> **Exercise description**:
Return the entries below in full. Keep every word as it is.

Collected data
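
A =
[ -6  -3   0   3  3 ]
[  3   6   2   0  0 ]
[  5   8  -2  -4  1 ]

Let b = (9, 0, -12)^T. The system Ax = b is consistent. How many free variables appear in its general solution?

2

Row reduce the augmented matrix [A | b].
R2 ← R2 + (1/2)·R1: [0, 9/2, 2, 3/2, 3/2, 9/2]
R3 ← R3 + (5/6)·R1: [0, 11/2, -2, -3/2, 7/2, -9/2]
R3 ← R3 − (11/9)·R2: [0, 0, -40/9, -10/3, 5/3, -10]
The echelon form has 3 nonzero rows, and every pivot lies in the first 5 columns, so rank(A) = rank([A|b]) = 3.
The system is consistent.
Free variables = (unknowns) − (rank) = 5 − 3 = 2.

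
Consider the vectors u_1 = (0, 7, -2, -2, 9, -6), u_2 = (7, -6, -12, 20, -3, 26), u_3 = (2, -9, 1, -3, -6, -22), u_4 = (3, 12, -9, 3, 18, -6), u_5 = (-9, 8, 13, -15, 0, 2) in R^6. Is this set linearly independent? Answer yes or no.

Form the matrix with these vectors as rows and row reduce.
Swap R1 ↔ R2
R3 ← R3 − (2/7)·R1: [0, -51/7, 31/7, -61/7, -36/7, -206/7]
R4 ← R4 − (3/7)·R1: [0, 102/7, -27/7, -39/7, 135/7, -120/7]
R5 ← R5 + (9/7)·R1: [0, 2/7, -17/7, 75/7, -27/7, 248/7]
R3 ← R3 + (51/49)·R2: [0, 0, 115/49, -529/49, 207/49, -1748/49]
R4 ← R4 − (102/49)·R2: [0, 0, 15/49, -69/49, 27/49, -228/49]
R5 ← R5 − (2/49)·R2: [0, 0, -115/49, 529/49, -207/49, 1748/49]
R4 ← R4 − (3/23)·R3: [0, 0, 0, 0, 0, 0]
R5 ← R5 + R3: [0, 0, 0, 0, 0, 0]
3 nonzero rows, so the 5 vectors span a space of dimension 3.
Since 3 < 5, the vectors are linearly dependent.

no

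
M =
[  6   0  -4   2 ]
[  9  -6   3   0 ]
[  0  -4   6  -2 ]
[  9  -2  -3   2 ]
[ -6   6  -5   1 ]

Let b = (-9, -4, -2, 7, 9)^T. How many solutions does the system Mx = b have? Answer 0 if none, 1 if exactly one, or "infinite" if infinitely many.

Row reduce the augmented matrix [M | b].
R2 ← R2 − (3/2)·R1: [0, -6, 9, -3, 19/2]
R4 ← R4 − (3/2)·R1: [0, -2, 3, -1, 41/2]
R5 ← R5 + R1: [0, 6, -9, 3, 0]
R3 ← R3 − (2/3)·R2: [0, 0, 0, 0, -25/3]
R4 ← R4 − (1/3)·R2: [0, 0, 0, 0, 52/3]
R5 ← R5 + R2: [0, 0, 0, 0, 19/2]
R4 ← R4 + (52/25)·R3: [0, 0, 0, 0, 0]
R5 ← R5 + (57/50)·R3: [0, 0, 0, 0, 0]
The echelon form has 3 nonzero rows; the last pivot sits in the augmented column, so rank(M) = 2 but rank([M|b]) = 3.
Since the ranks differ, the system is inconsistent.
It has no solutions.

0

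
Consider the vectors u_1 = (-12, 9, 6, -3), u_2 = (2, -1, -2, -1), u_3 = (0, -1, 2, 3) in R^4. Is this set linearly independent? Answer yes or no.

no

Form the matrix with these vectors as rows and row reduce.
R2 ← R2 + (1/6)·R1: [0, 1/2, -1, -3/2]
R3 ← R3 + (2)·R2: [0, 0, 0, 0]
2 nonzero rows, so the 3 vectors span a space of dimension 2.
Since 2 < 3, the vectors are linearly dependent.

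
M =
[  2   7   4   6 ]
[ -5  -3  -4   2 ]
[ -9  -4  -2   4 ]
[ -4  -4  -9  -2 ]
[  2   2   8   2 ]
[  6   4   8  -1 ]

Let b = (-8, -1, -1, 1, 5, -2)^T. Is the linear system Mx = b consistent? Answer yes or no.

no

Row reduce the augmented matrix [M | b].
R2 ← R2 + (5/2)·R1: [0, 29/2, 6, 17, -21]
R3 ← R3 + (9/2)·R1: [0, 55/2, 16, 31, -37]
R4 ← R4 + (2)·R1: [0, 10, -1, 10, -15]
R5 ← R5 − R1: [0, -5, 4, -4, 13]
R6 ← R6 − (3)·R1: [0, -17, -4, -19, 22]
R3 ← R3 − (55/29)·R2: [0, 0, 134/29, -36/29, 82/29]
R4 ← R4 − (20/29)·R2: [0, 0, -149/29, -50/29, -15/29]
R5 ← R5 + (10/29)·R2: [0, 0, 176/29, 54/29, 167/29]
R6 ← R6 + (34/29)·R2: [0, 0, 88/29, 27/29, -76/29]
R4 ← R4 + (149/134)·R3: [0, 0, 0, -208/67, 176/67]
R5 ← R5 − (88/67)·R3: [0, 0, 0, 234/67, 137/67]
R6 ← R6 − (44/67)·R3: [0, 0, 0, 117/67, -300/67]
R5 ← R5 + (9/8)·R4: [0, 0, 0, 0, 5]
R6 ← R6 + (9/16)·R4: [0, 0, 0, 0, -3]
R6 ← R6 + (3/5)·R5: [0, 0, 0, 0, 0]
The echelon form has 5 nonzero rows; the last pivot sits in the augmented column, so rank(M) = 4 but rank([M|b]) = 5.
Since the ranks differ, the system is inconsistent.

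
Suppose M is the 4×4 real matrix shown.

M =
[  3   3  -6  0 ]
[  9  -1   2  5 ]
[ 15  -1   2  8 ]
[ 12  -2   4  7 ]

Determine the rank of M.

Row reduce to echelon form.
R2 ← R2 − (3)·R1: [0, -10, 20, 5]
R3 ← R3 − (5)·R1: [0, -16, 32, 8]
R4 ← R4 − (4)·R1: [0, -14, 28, 7]
R3 ← R3 − (8/5)·R2: [0, 0, 0, 0]
R4 ← R4 − (7/5)·R2: [0, 0, 0, 0]
Echelon form has 2 nonzero rows, so rank(M) = 2.

2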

> **Answer space**:
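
A =
[ -6  -3   0   3  3 ]
[  3   6   2   0  0 ]
[  5   8  -2  -4  1 ]

Let b = (9, 0, -12)^T. The system Ax = b is consistent. How many free variables appear in its general solution?

2

Row reduce the augmented matrix [A | b].
R2 ← R2 + (1/2)·R1: [0, 9/2, 2, 3/2, 3/2, 9/2]
R3 ← R3 + (5/6)·R1: [0, 11/2, -2, -3/2, 7/2, -9/2]
R3 ← R3 − (11/9)·R2: [0, 0, -40/9, -10/3, 5/3, -10]
The echelon form has 3 nonzero rows, and every pivot lies in the first 5 columns, so rank(A) = rank([A|b]) = 3.
The system is consistent.
Free variables = (unknowns) − (rank) = 5 − 3 = 2.

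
Consider the vectors u_1 = (0, 7, -2, -2, 9, -6), u_2 = (7, -6, -12, 20, -3, 26), u_3 = (2, -9, 1, -3, -6, -22), u_4 = (3, 12, -9, 3, 18, -6), u_5 = (-9, 8, 13, -15, 0, 2) in R^6. Is this set linearly independent? Answer yes or no.

Form the matrix with these vectors as rows and row reduce.
Swap R1 ↔ R2
R3 ← R3 − (2/7)·R1: [0, -51/7, 31/7, -61/7, -36/7, -206/7]
R4 ← R4 − (3/7)·R1: [0, 102/7, -27/7, -39/7, 135/7, -120/7]
R5 ← R5 + (9/7)·R1: [0, 2/7, -17/7, 75/7, -27/7, 248/7]
R3 ← R3 + (51/49)·R2: [0, 0, 115/49, -529/49, 207/49, -1748/49]
R4 ← R4 − (102/49)·R2: [0, 0, 15/49, -69/49, 27/49, -228/49]
R5 ← R5 − (2/49)·R2: [0, 0, -115/49, 529/49, -207/49, 1748/49]
R4 ← R4 − (3/23)·R3: [0, 0, 0, 0, 0, 0]
R5 ← R5 + R3: [0, 0, 0, 0, 0, 0]
3 nonzero rows, so the 5 vectors span a space of dimension 3.
Since 3 < 5, the vectors are linearly dependent.

no

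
M =
[  6   0  -4   2 ]
[  9  -6   3   0 ]
[  0  -4   6  -2 ]
[  9  -2  -3   2 ]
[ -6   6  -5   1 ]

Let b = (-9, -4, -2, 7, 9)^T. How many solutions does the system Mx = b have? Answer 0 if none, 1 if exactly one, or "infinite" if infinitely many.

Row reduce the augmented matrix [M | b].
R2 ← R2 − (3/2)·R1: [0, -6, 9, -3, 19/2]
R4 ← R4 − (3/2)·R1: [0, -2, 3, -1, 41/2]
R5 ← R5 + R1: [0, 6, -9, 3, 0]
R3 ← R3 − (2/3)·R2: [0, 0, 0, 0, -25/3]
R4 ← R4 − (1/3)·R2: [0, 0, 0, 0, 52/3]
R5 ← R5 + R2: [0, 0, 0, 0, 19/2]
R4 ← R4 + (52/25)·R3: [0, 0, 0, 0, 0]
R5 ← R5 + (57/50)·R3: [0, 0, 0, 0, 0]
The echelon form has 3 nonzero rows; the last pivot sits in the augmented column, so rank(M) = 2 but rank([M|b]) = 3.
Since the ranks differ, the system is inconsistent.
It has no solutions.

0

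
Consider the vectors u_1 = (-12, 9, 6, -3), u_2 = (2, -1, -2, -1), u_3 = (0, -1, 2, 3) in R^4. Is this set linearly independent? Answer yes or no.

no

Form the matrix with these vectors as rows and row reduce.
R2 ← R2 + (1/6)·R1: [0, 1/2, -1, -3/2]
R3 ← R3 + (2)·R2: [0, 0, 0, 0]
2 nonzero rows, so the 3 vectors span a space of dimension 2.
Since 2 < 3, the vectors are linearly dependent.

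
M =
[  2   7   4   6 ]
[ -5  -3  -4   2 ]
[ -9  -4  -2   4 ]
[ -4  -4  -9  -2 ]
[  2   2   8   2 ]
[  6   4   8  -1 ]

Let b = (-8, -1, -1, 1, 5, -2)^T. Is the linear system Mx = b consistent? Answer yes or no.

no

Row reduce the augmented matrix [M | b].
R2 ← R2 + (5/2)·R1: [0, 29/2, 6, 17, -21]
R3 ← R3 + (9/2)·R1: [0, 55/2, 16, 31, -37]
R4 ← R4 + (2)·R1: [0, 10, -1, 10, -15]
R5 ← R5 − R1: [0, -5, 4, -4, 13]
R6 ← R6 − (3)·R1: [0, -17, -4, -19, 22]
R3 ← R3 − (55/29)·R2: [0, 0, 134/29, -36/29, 82/29]
R4 ← R4 − (20/29)·R2: [0, 0, -149/29, -50/29, -15/29]
R5 ← R5 + (10/29)·R2: [0, 0, 176/29, 54/29, 167/29]
R6 ← R6 + (34/29)·R2: [0, 0, 88/29, 27/29, -76/29]
R4 ← R4 + (149/134)·R3: [0, 0, 0, -208/67, 176/67]
R5 ← R5 − (88/67)·R3: [0, 0, 0, 234/67, 137/67]
R6 ← R6 − (44/67)·R3: [0, 0, 0, 117/67, -300/67]
R5 ← R5 + (9/8)·R4: [0, 0, 0, 0, 5]
R6 ← R6 + (9/16)·R4: [0, 0, 0, 0, -3]
R6 ← R6 + (3/5)·R5: [0, 0, 0, 0, 0]
The echelon form has 5 nonzero rows; the last pivot sits in the augmented column, so rank(M) = 4 but rank([M|b]) = 5.
Since the ranks differ, the system is inconsistent.

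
Suppose M is the 4×4 real matrix shown.

M =
[  3   3  -6  0 ]
[  9  -1   2  5 ]
[ 15  -1   2  8 ]
[ 12  -2   4  7 ]

Determine the rank of M.

Row reduce to echelon form.
R2 ← R2 − (3)·R1: [0, -10, 20, 5]
R3 ← R3 − (5)·R1: [0, -16, 32, 8]
R4 ← R4 − (4)·R1: [0, -14, 28, 7]
R3 ← R3 − (8/5)·R2: [0, 0, 0, 0]
R4 ← R4 − (7/5)·R2: [0, 0, 0, 0]
Echelon form has 2 nonzero rows, so rank(M) = 2.

2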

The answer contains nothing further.